§ **EXERCISE AIM**:
For every line in the material, set down an identical one.

§ **DATA FOR REVIEW**:
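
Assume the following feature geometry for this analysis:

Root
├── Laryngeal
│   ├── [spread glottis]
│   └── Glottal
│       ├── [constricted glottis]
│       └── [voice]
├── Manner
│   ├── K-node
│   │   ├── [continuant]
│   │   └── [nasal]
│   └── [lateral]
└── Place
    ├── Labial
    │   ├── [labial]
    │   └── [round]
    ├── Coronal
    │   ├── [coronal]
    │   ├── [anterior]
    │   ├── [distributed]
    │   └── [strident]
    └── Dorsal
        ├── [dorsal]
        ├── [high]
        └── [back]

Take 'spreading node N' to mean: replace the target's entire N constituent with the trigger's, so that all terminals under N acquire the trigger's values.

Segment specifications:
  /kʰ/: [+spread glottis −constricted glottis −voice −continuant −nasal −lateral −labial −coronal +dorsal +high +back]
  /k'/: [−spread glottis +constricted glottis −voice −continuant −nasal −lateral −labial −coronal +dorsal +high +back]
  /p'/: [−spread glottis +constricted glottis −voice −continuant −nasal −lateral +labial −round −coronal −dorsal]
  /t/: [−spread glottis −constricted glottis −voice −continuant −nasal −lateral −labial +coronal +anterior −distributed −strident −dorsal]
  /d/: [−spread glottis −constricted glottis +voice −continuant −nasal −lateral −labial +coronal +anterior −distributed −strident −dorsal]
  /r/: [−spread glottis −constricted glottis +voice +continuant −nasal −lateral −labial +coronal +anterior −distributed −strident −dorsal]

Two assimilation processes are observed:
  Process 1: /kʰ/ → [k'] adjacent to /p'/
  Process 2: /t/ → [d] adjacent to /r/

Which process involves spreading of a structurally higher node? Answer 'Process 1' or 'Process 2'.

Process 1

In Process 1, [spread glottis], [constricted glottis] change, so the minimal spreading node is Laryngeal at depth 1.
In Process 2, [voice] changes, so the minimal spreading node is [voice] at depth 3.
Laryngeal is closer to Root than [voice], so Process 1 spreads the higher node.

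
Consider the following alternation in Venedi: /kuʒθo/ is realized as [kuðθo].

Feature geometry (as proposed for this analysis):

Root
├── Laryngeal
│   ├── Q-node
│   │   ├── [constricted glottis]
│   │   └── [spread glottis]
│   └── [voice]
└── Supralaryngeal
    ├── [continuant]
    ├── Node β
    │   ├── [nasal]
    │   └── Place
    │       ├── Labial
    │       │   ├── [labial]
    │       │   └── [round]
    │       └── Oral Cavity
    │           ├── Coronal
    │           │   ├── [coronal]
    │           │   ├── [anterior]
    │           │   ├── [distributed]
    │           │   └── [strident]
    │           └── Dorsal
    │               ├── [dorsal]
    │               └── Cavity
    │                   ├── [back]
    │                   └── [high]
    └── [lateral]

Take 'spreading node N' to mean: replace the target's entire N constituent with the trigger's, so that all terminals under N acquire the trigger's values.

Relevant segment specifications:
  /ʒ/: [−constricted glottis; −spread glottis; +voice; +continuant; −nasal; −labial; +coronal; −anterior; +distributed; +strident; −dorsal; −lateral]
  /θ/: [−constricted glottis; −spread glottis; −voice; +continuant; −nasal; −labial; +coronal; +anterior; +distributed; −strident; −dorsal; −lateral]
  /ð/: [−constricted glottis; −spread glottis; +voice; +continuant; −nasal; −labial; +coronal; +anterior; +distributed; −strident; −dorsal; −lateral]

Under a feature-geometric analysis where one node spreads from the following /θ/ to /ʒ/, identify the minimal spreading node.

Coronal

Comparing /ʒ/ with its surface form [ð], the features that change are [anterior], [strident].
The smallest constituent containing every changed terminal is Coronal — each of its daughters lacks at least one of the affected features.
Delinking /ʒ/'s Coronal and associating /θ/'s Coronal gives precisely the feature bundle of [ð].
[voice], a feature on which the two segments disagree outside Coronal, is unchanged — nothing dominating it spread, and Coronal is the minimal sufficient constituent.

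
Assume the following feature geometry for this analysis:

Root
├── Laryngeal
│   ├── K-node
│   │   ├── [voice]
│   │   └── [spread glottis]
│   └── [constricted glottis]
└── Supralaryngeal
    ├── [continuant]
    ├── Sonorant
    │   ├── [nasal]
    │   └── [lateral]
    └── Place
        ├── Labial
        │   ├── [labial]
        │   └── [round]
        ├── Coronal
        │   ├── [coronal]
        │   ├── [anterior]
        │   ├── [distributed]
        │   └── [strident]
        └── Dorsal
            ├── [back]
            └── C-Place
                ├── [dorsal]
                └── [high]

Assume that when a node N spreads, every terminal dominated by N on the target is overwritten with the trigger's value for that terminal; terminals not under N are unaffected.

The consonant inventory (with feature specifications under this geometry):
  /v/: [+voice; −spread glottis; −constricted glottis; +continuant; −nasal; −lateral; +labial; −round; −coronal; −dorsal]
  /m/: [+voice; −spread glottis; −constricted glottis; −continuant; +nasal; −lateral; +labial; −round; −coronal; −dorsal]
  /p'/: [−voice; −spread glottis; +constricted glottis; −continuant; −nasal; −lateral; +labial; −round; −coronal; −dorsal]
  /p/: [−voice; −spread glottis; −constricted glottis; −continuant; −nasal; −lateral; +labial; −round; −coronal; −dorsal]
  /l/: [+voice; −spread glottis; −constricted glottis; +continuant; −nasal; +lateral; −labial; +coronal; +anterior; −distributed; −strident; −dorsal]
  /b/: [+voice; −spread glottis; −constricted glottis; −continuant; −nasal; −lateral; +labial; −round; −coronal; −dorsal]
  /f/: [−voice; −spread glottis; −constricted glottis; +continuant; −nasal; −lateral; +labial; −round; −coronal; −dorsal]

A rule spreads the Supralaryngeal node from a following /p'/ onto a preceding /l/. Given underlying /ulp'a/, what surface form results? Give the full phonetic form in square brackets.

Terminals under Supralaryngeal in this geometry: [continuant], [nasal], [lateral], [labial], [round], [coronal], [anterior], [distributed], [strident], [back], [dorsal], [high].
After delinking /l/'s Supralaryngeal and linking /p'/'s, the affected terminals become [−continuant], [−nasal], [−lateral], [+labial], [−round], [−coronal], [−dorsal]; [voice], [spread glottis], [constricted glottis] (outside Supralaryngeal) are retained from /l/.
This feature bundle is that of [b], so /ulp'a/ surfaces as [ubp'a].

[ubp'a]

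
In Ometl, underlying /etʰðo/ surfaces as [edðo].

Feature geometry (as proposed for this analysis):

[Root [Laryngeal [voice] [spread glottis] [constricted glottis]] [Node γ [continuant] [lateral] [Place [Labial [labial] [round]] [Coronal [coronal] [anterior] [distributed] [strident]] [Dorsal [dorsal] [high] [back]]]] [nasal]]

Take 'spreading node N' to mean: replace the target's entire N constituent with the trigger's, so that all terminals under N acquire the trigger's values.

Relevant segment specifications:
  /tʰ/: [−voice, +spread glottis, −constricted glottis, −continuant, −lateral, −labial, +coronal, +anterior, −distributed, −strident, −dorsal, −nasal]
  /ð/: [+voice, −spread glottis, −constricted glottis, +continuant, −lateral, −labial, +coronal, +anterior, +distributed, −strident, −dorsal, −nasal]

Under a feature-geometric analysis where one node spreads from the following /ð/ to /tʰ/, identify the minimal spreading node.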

§ **SOLUTION FOR THIS EXERCISE**:
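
Assume the following feature geometry for this analysis:

Root
├── Laryngeal
│   ├── [spread glottis]
│   └── Glottal
│       ├── [constricted glottis]
│       └── [voice]
├── Manner
│   ├── K-node
│   │   ├── [continuant]
│   │   └── [nasal]
│   └── [lateral]
└── Place
    ├── Labial
    │   ├── [labial]
    │   └── [round]
    ├── Coronal
    │   ├── [coronal]
    │   ├── [anterior]
    │   ├── [distributed]
    │   └── [strident]
    └── Dorsal
        ├── [dorsal]
        ├── [high]
        └── [back]

Take 'spreading node N' to mean: replace the target's entire N constituent with the trigger's, so that all terminals under N acquire the trigger's values.

Segment specifications:
  /kʰ/: [+spread glottis −constricted glottis −voice −continuant −nasal −lateral −labial −coronal +dorsal +high +back]
  /k'/: [−spread glottis +constricted glottis −voice −continuant −nasal −lateral −labial −coronal +dorsal +high +back]
  /p'/: [−spread glottis +constricted glottis −voice −continuant −nasal −lateral +labial −round −coronal −dorsal]
  /t/: [−spread glottis −constricted glottis −voice −continuant −nasal −lateral −labial +coronal +anterior −distributed −strident −dorsal]
  /d/: [−spread glottis −constricted glottis +voice −continuant −nasal −lateral −labial +coronal +anterior −distributed −strident −dorsal]
  /r/: [−spread glottis −constricted glottis +voice +continuant −nasal −lateral −labial +coronal +anterior −distributed −strident −dorsal]

Two assimilation processes are observed:
  Process 1: /kʰ/ → [k'] adjacent to /p'/
  Process 2: /t/ → [d] adjacent to /r/

Which process involves spreading of a structurally higher node? Answer 'Process 1' or 'Process 2'.

Process 1

In Process 1, [spread glottis], [constricted glottis] change, so the minimal spreading node is Laryngeal at depth 1.
In Process 2, [voice] changes, so the minimal spreading node is [voice] at depth 3.
Laryngeal is closer to Root than [voice], so Process 1 spreads the higher node.

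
Consider the following alternation in Venedi: /kuʒθo/ is realized as [kuðθo].

Feature geometry (as proposed for this analysis):

Root
├── Laryngeal
│   ├── Q-node
│   │   ├── [constricted glottis]
│   │   └── [spread glottis]
│   └── [voice]
└── Supralaryngeal
    ├── [continuant]
    ├── Node β
    │   ├── [nasal]
    │   └── Place
    │       ├── Labial
    │       │   ├── [labial]
    │       │   └── [round]
    │       └── Oral Cavity
    │           ├── Coronal
    │           │   ├── [coronal]
    │           │   ├── [anterior]
    │           │   ├── [distributed]
    │           │   └── [strident]
    │           └── Dorsal
    │               ├── [dorsal]
    │               └── Cavity
    │                   ├── [back]
    │                   └── [high]
    └── [lateral]

Take 'spreading node N' to mean: replace the target's entire N constituent with the trigger's, so that all terminals under N acquire the trigger's values.

Relevant segment specifications:
  /ʒ/: [−constricted glottis; −spread glottis; +voice; +continuant; −nasal; −labial; +coronal; −anterior; +distributed; +strident; −dorsal; −lateral]
  /θ/: [−constricted glottis; −spread glottis; −voice; +continuant; −nasal; −labial; +coronal; +anterior; +distributed; −strident; −dorsal; −lateral]
  /ð/: [−constricted glottis; −spread glottis; +voice; +continuant; −nasal; −labial; +coronal; +anterior; +distributed; −strident; −dorsal; −lateral]

Under a feature-geometric analysis where one node spreads from the following /θ/ to /ʒ/, identify the minimal spreading node.

Coronal

Comparing /ʒ/ with its surface form [ð], the features that change are [anterior], [strident].
The smallest constituent containing every changed terminal is Coronal — each of its daughters lacks at least one of the affected features.
Delinking /ʒ/'s Coronal and associating /θ/'s Coronal gives precisely the feature bundle of [ð].
[voice], a feature on which the two segments disagree outside Coronal, is unchanged — nothing dominating it spread, and Coronal is the minimal sufficient constituent.

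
Assume the following feature geometry for this analysis:

Root
├── Laryngeal
│   ├── K-node
│   │   ├── [voice]
│   │   └── [spread glottis]
│   └── [constricted glottis]
└── Supralaryngeal
    ├── [continuant]
    ├── Sonorant
    │   ├── [nasal]
    │   └── [lateral]
    └── Place
        ├── Labial
        │   ├── [labial]
        │   └── [round]
        ├── Coronal
        │   ├── [coronal]
        │   ├── [anterior]
        │   ├── [distributed]
        │   └── [strident]
        └── Dorsal
            ├── [back]
            └── C-Place
                ├── [dorsal]
                └── [high]

Assume that when a node N spreads, every terminal dominated by N on the target is overwritten with the trigger's value for that terminal; terminals not under N are unaffected.

The consonant inventory (with feature specifications under this geometry):
  /v/: [+voice; −spread glottis; −constricted glottis; +continuant; −nasal; −lateral; +labial; −round; −coronal; −dorsal]
  /m/: [+voice; −spread glottis; −constricted glottis; −continuant; +nasal; −lateral; +labial; −round; −coronal; −dorsal]
  /p'/: [−voice; −spread glottis; +constricted glottis; −continuant; −nasal; −lateral; +labial; −round; −coronal; −dorsal]
  /p/: [−voice; −spread glottis; −constricted glottis; −continuant; −nasal; −lateral; +labial; −round; −coronal; −dorsal]
  /l/: [+voice; −spread glottis; −constricted glottis; +continuant; −nasal; +lateral; −labial; +coronal; +anterior; −distributed; −strident; −dorsal]
  /b/: [+voice; −spread glottis; −constricted glottis; −continuant; −nasal; −lateral; +labial; −round; −coronal; −dorsal]
  /f/: [−voice; −spread glottis; −constricted glottis; +continuant; −nasal; −lateral; +labial; −round; −coronal; −dorsal]

A rule spreads the Supralaryngeal node from a following /p'/ onto a preceding /l/. Given underlying /ulp'a/, what surface form results? Give the full phonetic form in square brackets.

Terminals under Supralaryngeal in this geometry: [continuant], [nasal], [lateral], [labial], [round], [coronal], [anterior], [distributed], [strident], [back], [dorsal], [high].
After delinking /l/'s Supralaryngeal and linking /p'/'s, the affected terminals become [−continuant], [−nasal], [−lateral], [+labial], [−round], [−coronal], [−dorsal]; [voice], [spread glottis], [constricted glottis] (outside Supralaryngeal) are retained from /l/.
This feature bundle is that of [b], so /ulp'a/ surfaces as [ubp'a].

[ubp'a]

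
In Ometl, underlying /etʰðo/ surfaces as [edðo].

Feature geometry (as proposed for this analysis):

[Root [Laryngeal [voice] [spread glottis] [constricted glottis]] [Node γ [continuant] [lateral] [Place [Labial [labial] [round]] [Coronal [coronal] [anterior] [distributed] [strident]] [Dorsal [dorsal] [high] [back]]]] [nasal]]

Take 'spreading node N' to mean: replace the target's entire N constituent with the trigger's, so that all terminals under N acquire the trigger's values.

Relevant segment specifications:
  /tʰ/: [−voice, +spread glottis, −constricted glottis, −continuant, −lateral, −labial, +coronal, +anterior, −distributed, −strident, −dorsal, −nasal]
  /ð/: [+voice, −spread glottis, −constricted glottis, +continuant, −lateral, −labial, +coronal, +anterior, +distributed, −strident, −dorsal, −nasal]

Under a feature-geometric analysis where one node spreads from the following /ð/ to /tʰ/, identify the minimal spreading node.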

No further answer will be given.